#### [DATA SHOWN]
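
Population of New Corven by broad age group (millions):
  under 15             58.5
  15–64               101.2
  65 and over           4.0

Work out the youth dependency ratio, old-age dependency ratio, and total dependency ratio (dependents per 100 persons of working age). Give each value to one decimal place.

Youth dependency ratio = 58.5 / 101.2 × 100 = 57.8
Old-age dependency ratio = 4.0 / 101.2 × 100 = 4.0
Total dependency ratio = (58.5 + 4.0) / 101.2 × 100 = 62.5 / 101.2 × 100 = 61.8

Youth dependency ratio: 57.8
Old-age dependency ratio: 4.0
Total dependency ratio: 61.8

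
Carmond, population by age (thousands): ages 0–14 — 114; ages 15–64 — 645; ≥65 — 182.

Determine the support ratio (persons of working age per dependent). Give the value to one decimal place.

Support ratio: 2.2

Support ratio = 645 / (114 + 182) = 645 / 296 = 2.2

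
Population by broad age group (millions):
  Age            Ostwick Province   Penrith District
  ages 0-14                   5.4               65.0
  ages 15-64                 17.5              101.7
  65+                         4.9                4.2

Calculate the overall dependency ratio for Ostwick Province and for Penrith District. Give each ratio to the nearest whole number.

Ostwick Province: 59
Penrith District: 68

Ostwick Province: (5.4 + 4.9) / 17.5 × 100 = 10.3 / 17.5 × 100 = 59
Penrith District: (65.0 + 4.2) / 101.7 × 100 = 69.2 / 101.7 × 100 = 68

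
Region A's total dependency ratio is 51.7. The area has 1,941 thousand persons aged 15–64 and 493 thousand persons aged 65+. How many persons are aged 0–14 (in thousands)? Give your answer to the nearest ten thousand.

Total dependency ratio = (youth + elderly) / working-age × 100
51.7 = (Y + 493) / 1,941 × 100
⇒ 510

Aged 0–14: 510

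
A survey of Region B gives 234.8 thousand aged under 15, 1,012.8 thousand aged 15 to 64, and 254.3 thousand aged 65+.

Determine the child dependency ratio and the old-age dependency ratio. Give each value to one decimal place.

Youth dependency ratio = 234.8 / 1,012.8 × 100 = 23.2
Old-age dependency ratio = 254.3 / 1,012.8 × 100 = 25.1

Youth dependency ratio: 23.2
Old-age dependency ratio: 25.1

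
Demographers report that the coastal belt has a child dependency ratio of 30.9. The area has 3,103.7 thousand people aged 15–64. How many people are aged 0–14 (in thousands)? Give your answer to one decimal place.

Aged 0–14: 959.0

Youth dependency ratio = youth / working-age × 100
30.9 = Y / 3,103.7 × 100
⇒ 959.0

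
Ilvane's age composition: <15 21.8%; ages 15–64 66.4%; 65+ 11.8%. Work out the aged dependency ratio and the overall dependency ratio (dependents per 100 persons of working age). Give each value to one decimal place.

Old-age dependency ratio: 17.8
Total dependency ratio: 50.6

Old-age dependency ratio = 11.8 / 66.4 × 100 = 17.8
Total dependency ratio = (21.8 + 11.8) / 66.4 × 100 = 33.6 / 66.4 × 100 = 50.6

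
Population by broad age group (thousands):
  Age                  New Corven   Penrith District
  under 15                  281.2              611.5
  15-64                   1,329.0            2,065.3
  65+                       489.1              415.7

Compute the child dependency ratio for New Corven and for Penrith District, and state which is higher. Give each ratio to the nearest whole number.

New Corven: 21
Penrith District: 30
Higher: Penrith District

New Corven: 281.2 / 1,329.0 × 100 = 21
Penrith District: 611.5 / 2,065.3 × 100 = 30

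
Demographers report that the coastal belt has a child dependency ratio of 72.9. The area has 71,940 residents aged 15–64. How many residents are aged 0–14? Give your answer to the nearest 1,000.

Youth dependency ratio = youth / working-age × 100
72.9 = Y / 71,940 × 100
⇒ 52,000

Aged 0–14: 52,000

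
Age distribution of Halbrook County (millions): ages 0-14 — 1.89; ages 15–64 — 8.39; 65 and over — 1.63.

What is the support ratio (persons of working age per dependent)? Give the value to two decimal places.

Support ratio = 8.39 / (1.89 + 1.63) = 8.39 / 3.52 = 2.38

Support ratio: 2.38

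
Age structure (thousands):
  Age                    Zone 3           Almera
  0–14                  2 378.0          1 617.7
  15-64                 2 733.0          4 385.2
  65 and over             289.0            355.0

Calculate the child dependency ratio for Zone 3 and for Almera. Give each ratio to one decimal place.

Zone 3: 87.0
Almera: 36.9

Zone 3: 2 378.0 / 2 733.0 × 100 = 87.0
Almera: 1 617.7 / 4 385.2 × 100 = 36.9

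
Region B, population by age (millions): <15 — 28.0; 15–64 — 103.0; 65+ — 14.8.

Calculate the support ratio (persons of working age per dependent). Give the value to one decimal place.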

#### [WORK ORDER]
Using the entries above, find all lines with "group". Copy them.

#### [RESULT FOR THIS EXERCISE]
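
Population of New Corven by broad age group (millions):
Population by broad age group (millions):
Population by broad age group (thousands):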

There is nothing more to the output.